◆ **Saved data entries**
+---+

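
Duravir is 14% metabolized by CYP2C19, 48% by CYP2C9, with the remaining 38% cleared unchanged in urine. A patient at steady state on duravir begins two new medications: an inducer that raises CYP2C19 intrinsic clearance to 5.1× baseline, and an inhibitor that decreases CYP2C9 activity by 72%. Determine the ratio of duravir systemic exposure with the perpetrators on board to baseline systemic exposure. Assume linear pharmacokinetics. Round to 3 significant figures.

0.814

The CYP2C19 pathway (14% of clearance) rises to 5.1× activity: 0.14 × 5.1 = 0.714.
The CYP2C9 pathway (48% of clearance) drops to 0.28× activity: 0.48 × 0.28 = 0.1344.
Non-CYP routes (38%) are unchanged.
Relative clearance = 0.714 + 0.1344 + 0.38 = 1.2284.
Systemic exposure ∝ 1/CL: fold-change = 1 / 1.2284 = 0.814.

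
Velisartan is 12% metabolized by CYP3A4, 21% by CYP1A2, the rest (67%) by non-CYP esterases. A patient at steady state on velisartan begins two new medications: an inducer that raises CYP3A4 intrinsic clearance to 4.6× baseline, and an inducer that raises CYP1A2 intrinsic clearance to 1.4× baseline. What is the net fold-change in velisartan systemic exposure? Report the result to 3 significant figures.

0.660

The CYP3A4 pathway (12% of clearance) rises to 4.6× activity: 0.12 × 4.6 = 0.552.
The CYP1A2 pathway (21% of clearance) increases to 1.4× activity: 0.21 × 1.4 = 0.294.
Non-CYP routes (67%) are unchanged.
CL_new/CL_old = 0.552 + 0.294 + 0.67 = 1.516.
Net systemic exposure ratio = 1 / 1.516 = 0.660.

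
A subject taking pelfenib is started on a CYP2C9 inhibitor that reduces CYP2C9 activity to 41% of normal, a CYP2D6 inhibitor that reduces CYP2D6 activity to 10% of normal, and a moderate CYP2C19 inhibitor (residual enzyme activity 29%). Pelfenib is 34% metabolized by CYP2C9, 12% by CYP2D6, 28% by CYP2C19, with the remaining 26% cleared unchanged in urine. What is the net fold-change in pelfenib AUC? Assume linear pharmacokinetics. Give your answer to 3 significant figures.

2.03

CYP2C9: 0.34 × 0.41 = 0.1394
CYP2D6: 0.12 × 0.1 = 0.012
CYP2C19: 0.28 × 0.29 = 0.0812
Other: 0.26 (unchanged)
Relative clearance = 0.1394 + 0.012 + 0.0812 + 0.26 = 0.4926.
Net AUC ratio = 1 / 0.4926 = 2.03.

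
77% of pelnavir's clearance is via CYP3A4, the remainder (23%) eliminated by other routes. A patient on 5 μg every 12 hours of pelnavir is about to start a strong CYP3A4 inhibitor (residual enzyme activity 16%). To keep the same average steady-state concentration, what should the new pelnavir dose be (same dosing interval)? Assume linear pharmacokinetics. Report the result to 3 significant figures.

1.77 μg

The CYP3A4 pathway (77% of clearance) falls to 0.16× activity: 0.77 × 0.16 = 0.1232.
Non-CYP routes (23%) are unchanged.
Relative clearance = 0.1232 + 0.23 = 0.3532.
Exposure is unchanged when dose changes in proportion to clearance. New dose = 5 μg × 0.3532 = 1.77 μg.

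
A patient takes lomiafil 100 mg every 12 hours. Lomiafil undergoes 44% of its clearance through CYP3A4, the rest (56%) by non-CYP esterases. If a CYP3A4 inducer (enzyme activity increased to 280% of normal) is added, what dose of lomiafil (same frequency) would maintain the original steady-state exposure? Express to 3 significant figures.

179 mg

The CYP3A4 pathway (44% of clearance) is boosted to 2.8× activity: 0.44 × 2.8 = 1.232.
The remaining 56% of clearance is unaffected.
CL_new/CL_old = 1.232 + 0.56 = 1.792.
To maintain the same steady-state level, dose must scale with clearance: new dose = 100 × 1.792 = 179 mg.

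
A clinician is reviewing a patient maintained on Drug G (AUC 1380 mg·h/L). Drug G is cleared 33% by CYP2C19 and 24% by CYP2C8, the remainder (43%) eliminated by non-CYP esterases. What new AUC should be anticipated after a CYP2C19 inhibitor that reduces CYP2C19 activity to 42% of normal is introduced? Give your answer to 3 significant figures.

The CYP2C19 pathway (33% of clearance) falls to 0.42× activity: 0.33 × 0.42 = 0.1386.
CYP2C8 (24%) and the residual 43% are unaffected.
New clearance relative to baseline: 0.1386 + 0.24 + 0.43 = 0.8086.
With dosing unchanged, AUC scales as 1/CL: 1380 / 0.8086 = 1.71 × 10³ mg·h/L.

1.71 × 10³ mg·h/L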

+---+

◆ **Your task**
Print all records shown above, word for word.

◆ **Response to this task**
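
Duravir is 14% metabolized by CYP2C19, 48% by CYP2C9, with the remaining 38% cleared unchanged in urine. A patient at steady state on duravir begins two new medications: an inducer that raises CYP2C19 intrinsic clearance to 5.1× baseline, and an inhibitor that decreases CYP2C9 activity by 72%. Determine the ratio of duravir systemic exposure with the perpetrators on board to baseline systemic exposure. Assume linear pharmacokinetics. Round to 3 significant figures.

0.814

The CYP2C19 pathway (14% of clearance) rises to 5.1× activity: 0.14 × 5.1 = 0.714.
The CYP2C9 pathway (48% of clearance) drops to 0.28× activity: 0.48 × 0.28 = 0.1344.
Non-CYP routes (38%) are unchanged.
Relative clearance = 0.714 + 0.1344 + 0.38 = 1.2284.
Systemic exposure ∝ 1/CL: fold-change = 1 / 1.2284 = 0.814.

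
Velisartan is 12% metabolized by CYP3A4, 21% by CYP1A2, the rest (67%) by non-CYP esterases. A patient at steady state on velisartan begins two new medications: an inducer that raises CYP3A4 intrinsic clearance to 4.6× baseline, and an inducer that raises CYP1A2 intrinsic clearance to 1.4× baseline. What is the net fold-change in velisartan systemic exposure? Report the result to 3 significant figures.

0.660

The CYP3A4 pathway (12% of clearance) rises to 4.6× activity: 0.12 × 4.6 = 0.552.
The CYP1A2 pathway (21% of clearance) increases to 1.4× activity: 0.21 × 1.4 = 0.294.
Non-CYP routes (67%) are unchanged.
CL_new/CL_old = 0.552 + 0.294 + 0.67 = 1.516.
Net systemic exposure ratio = 1 / 1.516 = 0.660.

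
A subject taking pelfenib is started on a CYP2C9 inhibitor that reduces CYP2C9 activity to 41% of normal, a CYP2D6 inhibitor that reduces CYP2D6 activity to 10% of normal, and a moderate CYP2C19 inhibitor (residual enzyme activity 29%). Pelfenib is 34% metabolized by CYP2C9, 12% by CYP2D6, 28% by CYP2C19, with the remaining 26% cleared unchanged in urine. What is the net fold-change in pelfenib AUC? Assume linear pharmacokinetics. Give your answer to 3 significant figures.

2.03

CYP2C9: 0.34 × 0.41 = 0.1394
CYP2D6: 0.12 × 0.1 = 0.012
CYP2C19: 0.28 × 0.29 = 0.0812
Other: 0.26 (unchanged)
Relative clearance = 0.1394 + 0.012 + 0.0812 + 0.26 = 0.4926.
Net AUC ratio = 1 / 0.4926 = 2.03.

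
77% of pelnavir's clearance is via CYP3A4, the remainder (23%) eliminated by other routes. A patient on 5 μg every 12 hours of pelnavir is about to start a strong CYP3A4 inhibitor (residual enzyme activity 16%). To keep the same average steady-state concentration, what should the new pelnavir dose be (same dosing interval)? Assume linear pharmacokinetics. Report the result to 3 significant figures.

1.77 μg

The CYP3A4 pathway (77% of clearance) falls to 0.16× activity: 0.77 × 0.16 = 0.1232.
Non-CYP routes (23%) are unchanged.
Relative clearance = 0.1232 + 0.23 = 0.3532.
Exposure is unchanged when dose changes in proportion to clearance. New dose = 5 μg × 0.3532 = 1.77 μg.

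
A patient takes lomiafil 100 mg every 12 hours. Lomiafil undergoes 44% of its clearance through CYP3A4, the rest (56%) by non-CYP esterases. If a CYP3A4 inducer (enzyme activity increased to 280% of normal) is added, what dose of lomiafil (same frequency) would maintain the original steady-state exposure? Express to 3 significant figures.

179 mg

The CYP3A4 pathway (44% of clearance) is boosted to 2.8× activity: 0.44 × 2.8 = 1.232.
The remaining 56% of clearance is unaffected.
CL_new/CL_old = 1.232 + 0.56 = 1.792.
To maintain the same steady-state level, dose must scale with clearance: new dose = 100 × 1.792 = 179 mg.

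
A clinician is reviewing a patient maintained on Drug G (AUC 1380 mg·h/L). Drug G is cleared 33% by CYP2C19 and 24% by CYP2C8, the remainder (43%) eliminated by non-CYP esterases. What new AUC should be anticipated after a CYP2C19 inhibitor that reduces CYP2C19 activity to 42% of normal is introduced? Give your answer to 3 significant figures.

The CYP2C19 pathway (33% of clearance) falls to 0.42× activity: 0.33 × 0.42 = 0.1386.
CYP2C8 (24%) and the residual 43% are unaffected.
New clearance relative to baseline: 0.1386 + 0.24 + 0.43 = 0.8086.
With dosing unchanged, AUC scales as 1/CL: 1380 / 0.8086 = 1.71 × 10³ mg·h/L.

1.71 × 10³ mg·h/L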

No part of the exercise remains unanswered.